Take the data below and extract the lines from the one with "2. 2y coupon" to the one with "6. 3y zero-coupon bond, price 8231/10000", inclusive, exactly as written.

Data section: Begin

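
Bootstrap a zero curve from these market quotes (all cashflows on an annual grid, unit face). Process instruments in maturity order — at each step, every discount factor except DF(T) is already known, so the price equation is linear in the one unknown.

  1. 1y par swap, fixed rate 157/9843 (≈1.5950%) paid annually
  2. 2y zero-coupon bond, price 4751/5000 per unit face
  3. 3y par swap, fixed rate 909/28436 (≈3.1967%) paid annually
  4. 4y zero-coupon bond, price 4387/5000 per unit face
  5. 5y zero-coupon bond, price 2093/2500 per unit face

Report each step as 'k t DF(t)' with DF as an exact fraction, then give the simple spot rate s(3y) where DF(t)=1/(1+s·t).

1 1 9843/10000
2 2 4751/5000
3 3 9091/10000
4 4 4387/5000
5 5 2093/2500
s(3y) = (1/(9091/10000) − 1)/(3) = 303/9091 ≈ 3.3330%

step 1 [1y] swap r/1=157/9843: DF=(1 − 157/9843·(0))/(1+157/9843) = 9843/10000 ≈ 0.984300
step 2 [2y] zero: DF = P = 4751/5000 ≈ 0.950200
step 3 [3y] swap r/1=909/28436: DF=(1 − 909/28436·(0.984300+0.950200))/(1+909/28436) = 9091/10000 ≈ 0.909100
step 4 [4y] zero: DF = P = 4387/5000 ≈ 0.877400
step 5 [5y] zero: DF = P = 2093/2500 ≈ 0.837200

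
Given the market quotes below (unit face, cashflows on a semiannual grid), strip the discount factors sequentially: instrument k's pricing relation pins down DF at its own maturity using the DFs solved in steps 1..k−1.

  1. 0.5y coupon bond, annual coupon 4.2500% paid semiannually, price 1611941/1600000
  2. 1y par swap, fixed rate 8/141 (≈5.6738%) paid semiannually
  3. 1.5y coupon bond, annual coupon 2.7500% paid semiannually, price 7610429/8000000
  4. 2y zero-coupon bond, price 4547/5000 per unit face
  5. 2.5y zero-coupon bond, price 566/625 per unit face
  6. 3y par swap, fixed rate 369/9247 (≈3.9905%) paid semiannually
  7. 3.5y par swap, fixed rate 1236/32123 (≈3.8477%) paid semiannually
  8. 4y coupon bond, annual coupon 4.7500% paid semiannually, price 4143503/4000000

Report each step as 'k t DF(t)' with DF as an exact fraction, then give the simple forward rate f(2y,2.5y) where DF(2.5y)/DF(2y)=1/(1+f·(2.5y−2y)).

step 1 [0.5y] bond c/2=17/800: DF=(1611941/1600000 − 17/800·(0))/(1+17/800) = 1973/2000 ≈ 0.986500
step 2 [1y] swap r/2=4/141: DF=(1 − 4/141·(0.986500))/(1+4/141) = 2363/2500 ≈ 0.945200
step 3 [1.5y] bond c/2=11/800: DF=(7610429/8000000 − 11/800·(0.986500+0.945200))/(1+11/800) = 4561/5000 ≈ 0.912200
step 4 [2y] zero: DF = P = 4547/5000 ≈ 0.909400
step 5 [2.5y] zero: DF = P = 566/625 ≈ 0.905600
step 6 [3y] swap r/2=369/18494: DF=(1 − 369/18494·(0.986500+0.945200+0.912200+0.909400+0.905600))/(1+369/18494) = 8893/10000 ≈ 0.889300
step 7 [3.5y] swap r/2=618/32123: DF=(1 − 618/32123·(0.986500+0.945200+0.912200+0.909400+0.905600+0.889300))/(1+618/32123) = 2191/2500 ≈ 0.876400
step 8 [4y] bond c/2=19/800: DF=(4143503/4000000 − 19/800·(0.986500+0.945200+0.912200+0.909400+0.905600+0.889300+0.876400))/(1+19/800) = 2157/2500 ≈ 0.862800

1 1/2 1973/2000
2 1 2363/2500
3 3/2 4561/5000
4 2 4547/5000
5 5/2 566/625
6 3 8893/10000
7 7/2 2191/2500
8 4 2157/2500
f(2y,2.5y) = ((4547/5000)/(566/625) − 1)/(1/2) = 19/2264 ≈ 0.8392%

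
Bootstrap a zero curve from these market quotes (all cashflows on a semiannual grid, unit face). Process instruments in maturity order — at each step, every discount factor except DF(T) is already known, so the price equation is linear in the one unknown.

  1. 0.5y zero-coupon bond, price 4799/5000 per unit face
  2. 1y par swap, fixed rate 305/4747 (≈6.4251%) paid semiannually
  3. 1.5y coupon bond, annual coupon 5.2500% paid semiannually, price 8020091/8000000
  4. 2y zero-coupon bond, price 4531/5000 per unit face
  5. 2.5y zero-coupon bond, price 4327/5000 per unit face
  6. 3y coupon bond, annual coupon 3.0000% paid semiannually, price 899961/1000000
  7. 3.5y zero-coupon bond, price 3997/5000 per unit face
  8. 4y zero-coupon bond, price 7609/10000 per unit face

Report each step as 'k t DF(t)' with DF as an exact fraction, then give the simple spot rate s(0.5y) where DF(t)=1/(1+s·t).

1 1/2 4799/5000
2 1 939/1000
3 3/2 9283/10000
4 2 4531/5000
5 5/2 4327/5000
6 3 8187/10000
7 7/2 3997/5000
8 4 7609/10000
s(0.5y) = (1/(4799/5000) − 1)/(1/2) = 402/4799 ≈ 8.3767%

step 1 [0.5y] zero: DF = P = 4799/5000 ≈ 0.959800
step 2 [1y] swap r/2=305/9494: DF=(1 − 305/9494·(0.959800))/(1+305/9494) = 939/1000 ≈ 0.939000
step 3 [1.5y] bond c/2=21/800: DF=(8020091/8000000 − 21/800·(0.959800+0.939000))/(1+21/800) = 9283/10000 ≈ 0.928300
step 4 [2y] zero: DF = P = 4531/5000 ≈ 0.906200
step 5 [2.5y] zero: DF = P = 4327/5000 ≈ 0.865400
step 6 [3y] bond c/2=3/200: DF=(899961/1000000 − 3/200·(0.959800+0.939000+0.928300+0.906200+0.865400))/(1+3/200) = 8187/10000 ≈ 0.818700
step 7 [3.5y] zero: DF = P = 3997/5000 ≈ 0.799400
step 8 [4y] zero: DF = P = 7609/10000 ≈ 0.760900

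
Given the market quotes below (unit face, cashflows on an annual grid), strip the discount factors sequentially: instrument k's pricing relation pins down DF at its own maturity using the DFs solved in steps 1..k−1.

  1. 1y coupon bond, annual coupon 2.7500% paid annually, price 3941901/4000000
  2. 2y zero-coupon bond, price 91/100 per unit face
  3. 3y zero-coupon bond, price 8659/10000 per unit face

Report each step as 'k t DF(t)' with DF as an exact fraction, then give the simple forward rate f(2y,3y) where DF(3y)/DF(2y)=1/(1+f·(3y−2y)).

1 1 9591/10000
2 2 91/100
3 3 8659/10000
f(2y,3y) = ((91/100)/(8659/10000) − 1)/(1) = 63/1237 ≈ 5.0930%

step 1 [1y] bond c/1=11/400: DF=(3941901/4000000 − 11/400·(0))/(1+11/400) = 9591/10000 ≈ 0.959100
step 2 [2y] zero: DF = P = 91/100 ≈ 0.910000
step 3 [3y] zero: DF = P = 8659/10000 ≈ 0.865900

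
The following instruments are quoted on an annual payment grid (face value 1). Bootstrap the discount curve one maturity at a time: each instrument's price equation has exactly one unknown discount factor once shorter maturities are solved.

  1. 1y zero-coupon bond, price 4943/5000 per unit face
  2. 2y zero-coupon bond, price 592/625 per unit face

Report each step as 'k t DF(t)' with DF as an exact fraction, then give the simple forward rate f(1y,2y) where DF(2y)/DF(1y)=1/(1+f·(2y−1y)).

1 1 4943/5000
2 2 592/625
f(1y,2y) = ((4943/5000)/(592/625) − 1)/(1) = 207/4736 ≈ 4.3708%

step 1 [1y] zero: DF = P = 4943/5000 ≈ 0.988600
step 2 [2y] zero: DF = P = 592/625 ≈ 0.947200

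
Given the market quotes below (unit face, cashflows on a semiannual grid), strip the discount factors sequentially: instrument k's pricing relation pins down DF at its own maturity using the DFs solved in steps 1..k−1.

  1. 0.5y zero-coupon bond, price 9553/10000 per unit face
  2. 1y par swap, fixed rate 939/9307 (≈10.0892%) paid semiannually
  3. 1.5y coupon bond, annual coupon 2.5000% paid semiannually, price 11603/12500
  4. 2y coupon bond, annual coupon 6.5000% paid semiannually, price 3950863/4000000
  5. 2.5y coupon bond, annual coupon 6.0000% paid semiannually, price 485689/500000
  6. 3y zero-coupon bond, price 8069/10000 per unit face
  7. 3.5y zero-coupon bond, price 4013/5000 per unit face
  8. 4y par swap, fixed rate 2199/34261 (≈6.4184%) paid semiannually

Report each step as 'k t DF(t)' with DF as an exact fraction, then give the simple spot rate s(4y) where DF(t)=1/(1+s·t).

step 1 [0.5y] zero: DF = P = 9553/10000 ≈ 0.955300
step 2 [1y] swap r/2=939/18614: DF=(1 − 939/18614·(0.955300))/(1+939/18614) = 9061/10000 ≈ 0.906100
step 3 [1.5y] bond c/2=1/80: DF=(11603/12500 − 1/80·(0.955300+0.906100))/(1+1/80) = 4469/5000 ≈ 0.893800
step 4 [2y] bond c/2=13/400: DF=(3950863/4000000 − 13/400·(0.955300+0.906100+0.893800))/(1+13/400) = 8699/10000 ≈ 0.869900
step 5 [2.5y] bond c/2=3/100: DF=(485689/500000 − 3/100·(0.955300+0.906100+0.893800+0.869900))/(1+3/100) = 67/80 ≈ 0.837500
step 6 [3y] zero: DF = P = 8069/10000 ≈ 0.806900
step 7 [3.5y] zero: DF = P = 4013/5000 ≈ 0.802600
step 8 [4y] swap r/2=2199/68522: DF=(1 − 2199/68522·(0.955300+0.906100+0.893800+0.869900+0.837500+0.806900+0.802600))/(1+2199/68522) = 7801/10000 ≈ 0.780100

1 1/2 9553/10000
2 1 9061/10000
3 3/2 4469/5000
4 2 8699/10000
5 5/2 67/80
6 3 8069/10000
7 7/2 4013/5000
8 4 7801/10000
s(4y) = (1/(7801/10000) − 1)/(4) = 2199/31204 ≈ 7.0472%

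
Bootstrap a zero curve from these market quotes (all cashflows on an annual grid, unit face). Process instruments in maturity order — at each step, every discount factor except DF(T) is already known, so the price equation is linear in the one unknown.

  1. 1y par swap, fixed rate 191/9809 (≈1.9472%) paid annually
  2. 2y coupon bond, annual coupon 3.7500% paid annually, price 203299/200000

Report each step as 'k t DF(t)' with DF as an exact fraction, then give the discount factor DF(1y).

1 1 9809/10000
2 2 9443/10000
DF(1y) = 9809/10000 ≈ 0.980900

step 1 [1y] swap r/1=191/9809: DF=(1 − 191/9809·(0))/(1+191/9809) = 9809/10000 ≈ 0.980900
step 2 [2y] bond c/1=3/80: DF=(203299/200000 − 3/80·(0.980900))/(1+3/80) = 9443/10000 ≈ 0.944300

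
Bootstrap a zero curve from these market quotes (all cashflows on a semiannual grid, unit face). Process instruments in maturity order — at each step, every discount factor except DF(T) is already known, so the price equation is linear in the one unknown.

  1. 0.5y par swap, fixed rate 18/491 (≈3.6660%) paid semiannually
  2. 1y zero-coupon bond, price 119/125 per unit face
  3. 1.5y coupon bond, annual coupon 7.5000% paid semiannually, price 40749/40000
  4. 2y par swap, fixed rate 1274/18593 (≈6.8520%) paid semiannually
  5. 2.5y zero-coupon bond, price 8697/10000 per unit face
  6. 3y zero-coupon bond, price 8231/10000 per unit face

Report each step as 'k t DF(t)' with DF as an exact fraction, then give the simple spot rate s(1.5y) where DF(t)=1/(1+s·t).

1 1/2 491/500
2 1 119/125
3 3/2 114/125
4 2 4363/5000
5 5/2 8697/10000
6 3 8231/10000
s(1.5y) = (1/(114/125) − 1)/(3/2) = 11/171 ≈ 6.4327%

step 1 [0.5y] swap r/2=9/491: DF=(1 − 9/491·(0))/(1+9/491) = 491/500 ≈ 0.982000
step 2 [1y] zero: DF = P = 119/125 ≈ 0.952000
step 3 [1.5y] bond c/2=3/80: DF=(40749/40000 − 3/80·(0.982000+0.952000))/(1+3/80) = 114/125 ≈ 0.912000
step 4 [2y] swap r/2=637/18593: DF=(1 − 637/18593·(0.982000+0.952000+0.912000))/(1+637/18593) = 4363/5000 ≈ 0.872600
step 5 [2.5y] zero: DF = P = 8697/10000 ≈ 0.869700
step 6 [3y] zero: DF = P = 8231/10000 ≈ 0.823100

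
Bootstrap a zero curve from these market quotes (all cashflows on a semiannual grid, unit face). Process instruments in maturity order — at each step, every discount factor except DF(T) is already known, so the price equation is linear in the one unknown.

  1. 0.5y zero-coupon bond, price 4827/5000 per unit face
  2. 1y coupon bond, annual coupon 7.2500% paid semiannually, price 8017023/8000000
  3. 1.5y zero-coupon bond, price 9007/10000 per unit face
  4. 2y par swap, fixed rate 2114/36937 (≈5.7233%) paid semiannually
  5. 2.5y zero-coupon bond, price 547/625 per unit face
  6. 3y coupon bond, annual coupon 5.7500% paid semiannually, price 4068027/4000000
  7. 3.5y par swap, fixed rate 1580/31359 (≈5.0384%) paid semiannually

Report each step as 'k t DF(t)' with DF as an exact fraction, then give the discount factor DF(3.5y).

step 1 [0.5y] zero: DF = P = 4827/5000 ≈ 0.965400
step 2 [1y] bond c/2=29/800: DF=(8017023/8000000 − 29/800·(0.965400))/(1+29/800) = 9333/10000 ≈ 0.933300
step 3 [1.5y] zero: DF = P = 9007/10000 ≈ 0.900700
step 4 [2y] swap r/2=1057/36937: DF=(1 − 1057/36937·(0.965400+0.933300+0.900700))/(1+1057/36937) = 8943/10000 ≈ 0.894300
step 5 [2.5y] zero: DF = P = 547/625 ≈ 0.875200
step 6 [3y] bond c/2=23/800: DF=(4068027/4000000 − 23/800·(0.965400+0.933300+0.900700+0.894300+0.875200))/(1+23/800) = 8609/10000 ≈ 0.860900
step 7 [3.5y] swap r/2=790/31359: DF=(1 − 790/31359·(0.965400+0.933300+0.900700+0.894300+0.875200+0.860900))/(1+790/31359) = 421/500 ≈ 0.842000

1 1/2 4827/5000
2 1 9333/10000
3 3/2 9007/10000
4 2 8943/10000
5 5/2 547/625
6 3 8609/10000
7 7/2 421/500
DF(3.5y) = 421/500 ≈ 0.842000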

Data section: End

## Answer:
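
  2. 2y coupon bond, annual coupon 3.7500% paid annually, price 203299/200000

Report each step as 'k t DF(t)' with DF as an exact fraction, then give the discount factor DF(1y).

1 1 9809/10000
2 2 9443/10000
DF(1y) = 9809/10000 ≈ 0.980900

step 1 [1y] swap r/1=191/9809: DF=(1 − 191/9809·(0))/(1+191/9809) = 9809/10000 ≈ 0.980900
step 2 [2y] bond c/1=3/80: DF=(203299/200000 − 3/80·(0.980900))/(1+3/80) = 9443/10000 ≈ 0.944300

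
Bootstrap a zero curve from these market quotes (all cashflows on a semiannual grid, unit face). Process instruments in maturity order — at each step, every discount factor except DF(T) is already known, so the price equation is linear in the one unknown.

  1. 0.5y par swap, fixed rate 18/491 (≈3.6660%) paid semiannually
  2. 1y zero-coupon bond, price 119/125 per unit face
  3. 1.5y coupon bond, annual coupon 7.5000% paid semiannually, price 40749/40000
  4. 2y par swap, fixed rate 1274/18593 (≈6.8520%) paid semiannually
  5. 2.5y zero-coupon bond, price 8697/10000 per unit face
  6. 3y zero-coupon bond, price 8231/10000 per unit face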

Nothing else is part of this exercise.